[Extracted information Boundary: Start]

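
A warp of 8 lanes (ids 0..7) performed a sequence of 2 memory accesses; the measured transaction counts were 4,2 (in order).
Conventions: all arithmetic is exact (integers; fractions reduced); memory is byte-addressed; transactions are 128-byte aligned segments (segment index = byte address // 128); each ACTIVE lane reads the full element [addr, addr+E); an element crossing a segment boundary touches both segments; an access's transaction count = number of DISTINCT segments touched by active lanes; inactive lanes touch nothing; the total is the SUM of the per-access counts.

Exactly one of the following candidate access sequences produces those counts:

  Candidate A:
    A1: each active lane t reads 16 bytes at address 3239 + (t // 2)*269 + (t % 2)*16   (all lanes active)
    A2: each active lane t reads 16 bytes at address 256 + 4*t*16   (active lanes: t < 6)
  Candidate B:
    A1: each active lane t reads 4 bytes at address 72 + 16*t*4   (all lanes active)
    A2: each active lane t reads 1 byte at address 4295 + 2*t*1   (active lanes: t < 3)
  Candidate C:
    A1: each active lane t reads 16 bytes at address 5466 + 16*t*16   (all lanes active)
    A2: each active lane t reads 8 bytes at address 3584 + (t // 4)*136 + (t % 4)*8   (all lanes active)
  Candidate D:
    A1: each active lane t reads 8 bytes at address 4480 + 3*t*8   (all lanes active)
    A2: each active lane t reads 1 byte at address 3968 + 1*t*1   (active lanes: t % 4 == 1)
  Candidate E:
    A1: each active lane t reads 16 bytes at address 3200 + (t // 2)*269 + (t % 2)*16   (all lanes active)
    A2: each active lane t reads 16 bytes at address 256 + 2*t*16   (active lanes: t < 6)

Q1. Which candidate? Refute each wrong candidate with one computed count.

A: A2 gives 3 transactions, not 2
B: A1 gives 5 transactions, not 4
C: A1 gives 8 transactions, not 4
D: A1 gives 2 transactions, not 4
E: all counts match (4,2)

Answer: E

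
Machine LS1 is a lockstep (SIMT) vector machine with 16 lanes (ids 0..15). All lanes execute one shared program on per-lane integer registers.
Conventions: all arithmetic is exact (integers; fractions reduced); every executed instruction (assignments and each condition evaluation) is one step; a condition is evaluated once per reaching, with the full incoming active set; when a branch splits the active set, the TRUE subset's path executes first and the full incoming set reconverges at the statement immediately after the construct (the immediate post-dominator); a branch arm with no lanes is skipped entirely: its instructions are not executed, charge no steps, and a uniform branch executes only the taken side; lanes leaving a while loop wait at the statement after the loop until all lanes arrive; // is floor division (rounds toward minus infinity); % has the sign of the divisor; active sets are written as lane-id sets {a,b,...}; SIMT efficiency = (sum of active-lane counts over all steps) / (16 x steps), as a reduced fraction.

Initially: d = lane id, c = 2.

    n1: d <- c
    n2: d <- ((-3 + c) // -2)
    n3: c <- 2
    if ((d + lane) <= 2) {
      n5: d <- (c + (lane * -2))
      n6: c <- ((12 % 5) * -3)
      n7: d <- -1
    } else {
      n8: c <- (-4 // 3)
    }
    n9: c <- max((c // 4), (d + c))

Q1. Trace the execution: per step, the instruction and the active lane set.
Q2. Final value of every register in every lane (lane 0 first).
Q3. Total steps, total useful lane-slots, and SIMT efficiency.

step 0: d <- c                       {0,1,2,3,4,5,6,7,8,9,10,11,12,13,14,15}
step 1: d <- ((-3 + c) // -2)        {0,1,2,3,4,5,6,7,8,9,10,11,12,13,14,15}
step 2: c <- 2                       {0,1,2,3,4,5,6,7,8,9,10,11,12,13,14,15}
step 3: eval ((d + lane) <= 2)       {0,1,2,3,4,5,6,7,8,9,10,11,12,13,14,15}
step 4: d <- (c + (lane * -2))       {0,1,2}
step 5: c <- ((12 % 5) * -3)         {0,1,2}
step 6: d <- -1                      {0,1,2}
step 7: c <- (-4 // 3)               {3,4,5,6,7,8,9,10,11,12,13,14,15}
step 8: c <- max((c // 4), (d + c))  {0,1,2,3,4,5,6,7,8,9,10,11,12,13,14,15}

Answer: 9 steps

d: -1,-1,-1,0,0,0,0,0,0,0,0,0,0,0,0,0
c: -2,-2,-2,-1,-1,-1,-1,-1,-1,-1,-1,-1,-1,-1,-1,-1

steps = 9; useful = 102; efficiency = 102/144 = 17/24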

[Extracted information Boundary: End]

* What you have to do
Return the records given above in their entirety, word for word.

* Result of this task
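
A warp of 8 lanes (ids 0..7) performed a sequence of 2 memory accesses; the measured transaction counts were 4,2 (in order).
Conventions: all arithmetic is exact (integers; fractions reduced); memory is byte-addressed; transactions are 128-byte aligned segments (segment index = byte address // 128); each ACTIVE lane reads the full element [addr, addr+E); an element crossing a segment boundary touches both segments; an access's transaction count = number of DISTINCT segments touched by active lanes; inactive lanes touch nothing; the total is the SUM of the per-access counts.

Exactly one of the following candidate access sequences produces those counts:

  Candidate A:
    A1: each active lane t reads 16 bytes at address 3239 + (t // 2)*269 + (t % 2)*16   (all lanes active)
    A2: each active lane t reads 16 bytes at address 256 + 4*t*16   (active lanes: t < 6)
  Candidate B:
    A1: each active lane t reads 4 bytes at address 72 + 16*t*4   (all lanes active)
    A2: each active lane t reads 1 byte at address 4295 + 2*t*1   (active lanes: t < 3)
  Candidate C:
    A1: each active lane t reads 16 bytes at address 5466 + 16*t*16   (all lanes active)
    A2: each active lane t reads 8 bytes at address 3584 + (t // 4)*136 + (t % 4)*8   (all lanes active)
  Candidate D:
    A1: each active lane t reads 8 bytes at address 4480 + 3*t*8   (all lanes active)
    A2: each active lane t reads 1 byte at address 3968 + 1*t*1   (active lanes: t % 4 == 1)
  Candidate E:
    A1: each active lane t reads 16 bytes at address 3200 + (t // 2)*269 + (t % 2)*16   (all lanes active)
    A2: each active lane t reads 16 bytes at address 256 + 2*t*16   (active lanes: t < 6)

Q1. Which candidate? Refute each wrong candidate with one computed count.

A: A2 gives 3 transactions, not 2
B: A1 gives 5 transactions, not 4
C: A1 gives 8 transactions, not 4
D: A1 gives 2 transactions, not 4
E: all counts match (4,2)

Answer: E

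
Machine LS1 is a lockstep (SIMT) vector machine with 16 lanes (ids 0..15). All lanes execute one shared program on per-lane integer registers.
Conventions: all arithmetic is exact (integers; fractions reduced); every executed instruction (assignments and each condition evaluation) is one step; a condition is evaluated once per reaching, with the full incoming active set; when a branch splits the active set, the TRUE subset's path executes first and the full incoming set reconverges at the statement immediately after the construct (the immediate post-dominator); a branch arm with no lanes is skipped entirely: its instructions are not executed, charge no steps, and a uniform branch executes only the taken side; lanes leaving a while loop wait at the statement after the loop until all lanes arrive; // is floor division (rounds toward minus infinity); % has the sign of the divisor; active sets are written as lane-id sets {a,b,...}; SIMT efficiency = (sum of active-lane counts over all steps) / (16 x steps), as a reduced fraction.

Initially: d = lane id, c = 2.

    n1: d <- c
    n2: d <- ((-3 + c) // -2)
    n3: c <- 2
    if ((d + lane) <= 2) {
      n5: d <- (c + (lane * -2))
      n6: c <- ((12 % 5) * -3)
      n7: d <- -1
    } else {
      n8: c <- (-4 // 3)
    }
    n9: c <- max((c // 4), (d + c))

Q1. Trace the execution: per step, the instruction and the active lane set.
Q2. Final value of every register in every lane (lane 0 first).
Q3. Total steps, total useful lane-slots, and SIMT efficiency.

step 0: d <- c                       {0,1,2,3,4,5,6,7,8,9,10,11,12,13,14,15}
step 1: d <- ((-3 + c) // -2)        {0,1,2,3,4,5,6,7,8,9,10,11,12,13,14,15}
step 2: c <- 2                       {0,1,2,3,4,5,6,7,8,9,10,11,12,13,14,15}
step 3: eval ((d + lane) <= 2)       {0,1,2,3,4,5,6,7,8,9,10,11,12,13,14,15}
step 4: d <- (c + (lane * -2))       {0,1,2}
step 5: c <- ((12 % 5) * -3)         {0,1,2}
step 6: d <- -1                      {0,1,2}
step 7: c <- (-4 // 3)               {3,4,5,6,7,8,9,10,11,12,13,14,15}
step 8: c <- max((c // 4), (d + c))  {0,1,2,3,4,5,6,7,8,9,10,11,12,13,14,15}

Answer: 9 steps

d: -1,-1,-1,0,0,0,0,0,0,0,0,0,0,0,0,0
c: -2,-2,-2,-1,-1,-1,-1,-1,-1,-1,-1,-1,-1,-1,-1,-1

steps = 9; useful = 102; efficiency = 102/144 = 17/24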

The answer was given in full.